(Saved data entries)
☆ ☆ ☆ ☆ ☆
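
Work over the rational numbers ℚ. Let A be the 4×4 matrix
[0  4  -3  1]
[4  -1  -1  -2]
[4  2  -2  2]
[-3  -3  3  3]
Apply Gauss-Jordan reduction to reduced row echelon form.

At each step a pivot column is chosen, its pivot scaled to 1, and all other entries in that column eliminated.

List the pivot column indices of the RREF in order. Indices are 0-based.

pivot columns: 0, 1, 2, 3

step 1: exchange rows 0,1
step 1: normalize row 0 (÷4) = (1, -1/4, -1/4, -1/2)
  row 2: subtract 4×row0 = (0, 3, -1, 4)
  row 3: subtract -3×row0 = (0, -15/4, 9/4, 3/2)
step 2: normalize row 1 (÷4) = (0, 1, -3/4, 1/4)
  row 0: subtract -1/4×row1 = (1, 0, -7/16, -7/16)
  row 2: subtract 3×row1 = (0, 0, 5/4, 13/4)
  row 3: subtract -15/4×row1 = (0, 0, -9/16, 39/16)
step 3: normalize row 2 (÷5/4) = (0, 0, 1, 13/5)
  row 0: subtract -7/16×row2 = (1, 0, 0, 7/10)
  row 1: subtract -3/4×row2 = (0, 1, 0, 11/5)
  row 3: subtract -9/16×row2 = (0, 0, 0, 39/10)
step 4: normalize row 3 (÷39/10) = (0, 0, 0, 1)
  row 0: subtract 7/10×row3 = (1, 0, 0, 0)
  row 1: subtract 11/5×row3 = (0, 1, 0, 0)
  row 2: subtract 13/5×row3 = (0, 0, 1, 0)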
☆ ☆ ☆ ☆ ☆
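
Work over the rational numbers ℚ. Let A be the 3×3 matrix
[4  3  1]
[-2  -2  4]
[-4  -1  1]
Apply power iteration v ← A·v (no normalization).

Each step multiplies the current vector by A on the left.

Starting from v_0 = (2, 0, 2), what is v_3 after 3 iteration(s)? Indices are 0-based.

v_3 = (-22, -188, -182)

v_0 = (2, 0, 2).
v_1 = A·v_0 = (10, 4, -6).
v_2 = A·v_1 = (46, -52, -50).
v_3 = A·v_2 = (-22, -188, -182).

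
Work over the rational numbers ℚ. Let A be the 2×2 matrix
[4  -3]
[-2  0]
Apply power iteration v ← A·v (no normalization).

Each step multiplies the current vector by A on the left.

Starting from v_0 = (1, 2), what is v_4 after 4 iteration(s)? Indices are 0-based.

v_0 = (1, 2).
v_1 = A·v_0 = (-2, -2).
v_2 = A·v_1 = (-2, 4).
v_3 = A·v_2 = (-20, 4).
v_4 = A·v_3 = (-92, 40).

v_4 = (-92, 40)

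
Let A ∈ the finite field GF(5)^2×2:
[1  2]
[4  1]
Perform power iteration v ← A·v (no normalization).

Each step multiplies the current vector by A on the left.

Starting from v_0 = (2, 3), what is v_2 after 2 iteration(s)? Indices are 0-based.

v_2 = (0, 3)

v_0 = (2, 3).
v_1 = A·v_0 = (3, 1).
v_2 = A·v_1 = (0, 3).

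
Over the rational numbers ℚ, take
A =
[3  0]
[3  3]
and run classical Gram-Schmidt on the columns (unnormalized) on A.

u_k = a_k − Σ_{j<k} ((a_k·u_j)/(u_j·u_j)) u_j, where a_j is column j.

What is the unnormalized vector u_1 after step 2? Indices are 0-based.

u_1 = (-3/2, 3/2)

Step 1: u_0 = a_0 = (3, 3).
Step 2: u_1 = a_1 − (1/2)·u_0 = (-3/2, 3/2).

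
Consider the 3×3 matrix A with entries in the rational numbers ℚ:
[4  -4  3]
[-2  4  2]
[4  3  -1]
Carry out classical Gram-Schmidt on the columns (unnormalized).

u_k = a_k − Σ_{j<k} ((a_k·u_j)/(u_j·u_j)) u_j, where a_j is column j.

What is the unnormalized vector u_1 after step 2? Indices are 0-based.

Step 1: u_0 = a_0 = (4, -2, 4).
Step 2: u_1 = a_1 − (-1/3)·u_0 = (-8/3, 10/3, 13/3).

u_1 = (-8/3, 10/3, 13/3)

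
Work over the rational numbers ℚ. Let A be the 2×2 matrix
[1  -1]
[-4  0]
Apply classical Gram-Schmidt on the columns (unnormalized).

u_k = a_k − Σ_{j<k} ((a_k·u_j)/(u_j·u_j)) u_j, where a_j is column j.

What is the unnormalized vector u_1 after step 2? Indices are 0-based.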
☆ ☆ ☆ ☆ ☆
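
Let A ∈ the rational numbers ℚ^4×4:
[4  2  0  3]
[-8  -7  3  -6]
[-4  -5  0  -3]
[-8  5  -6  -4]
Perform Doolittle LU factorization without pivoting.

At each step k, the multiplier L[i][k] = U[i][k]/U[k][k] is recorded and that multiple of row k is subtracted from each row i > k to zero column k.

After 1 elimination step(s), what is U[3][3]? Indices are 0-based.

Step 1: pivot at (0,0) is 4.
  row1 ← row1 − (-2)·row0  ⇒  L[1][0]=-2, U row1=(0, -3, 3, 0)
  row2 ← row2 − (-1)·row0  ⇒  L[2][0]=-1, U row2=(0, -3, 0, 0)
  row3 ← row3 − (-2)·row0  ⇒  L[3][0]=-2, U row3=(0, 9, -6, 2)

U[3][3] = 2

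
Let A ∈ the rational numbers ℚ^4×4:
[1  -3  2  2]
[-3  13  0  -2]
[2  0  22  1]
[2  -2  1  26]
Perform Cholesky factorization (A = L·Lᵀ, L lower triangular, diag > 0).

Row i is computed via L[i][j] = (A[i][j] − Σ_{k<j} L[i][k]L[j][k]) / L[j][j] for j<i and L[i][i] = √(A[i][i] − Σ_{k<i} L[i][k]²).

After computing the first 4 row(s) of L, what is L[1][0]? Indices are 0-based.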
☆ ☆ ☆ ☆ ☆
• **EXERCISE PROMPT**
What is needed is a verbatim copy of every line in the records above from the one containing "Row i is computed" down to the one containing "After computing the", both included, and nothing more.

• **PROBLEM SOLUTION**
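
Row i is computed via L[i][j] = (A[i][j] − Σ_{k<j} L[i][k]L[j][k]) / L[j][j] for j<i and L[i][i] = √(A[i][i] − Σ_{k<i} L[i][k]²).

After computing the first 4 row(s) of L, what is L[1][0]? Indices are 0-based.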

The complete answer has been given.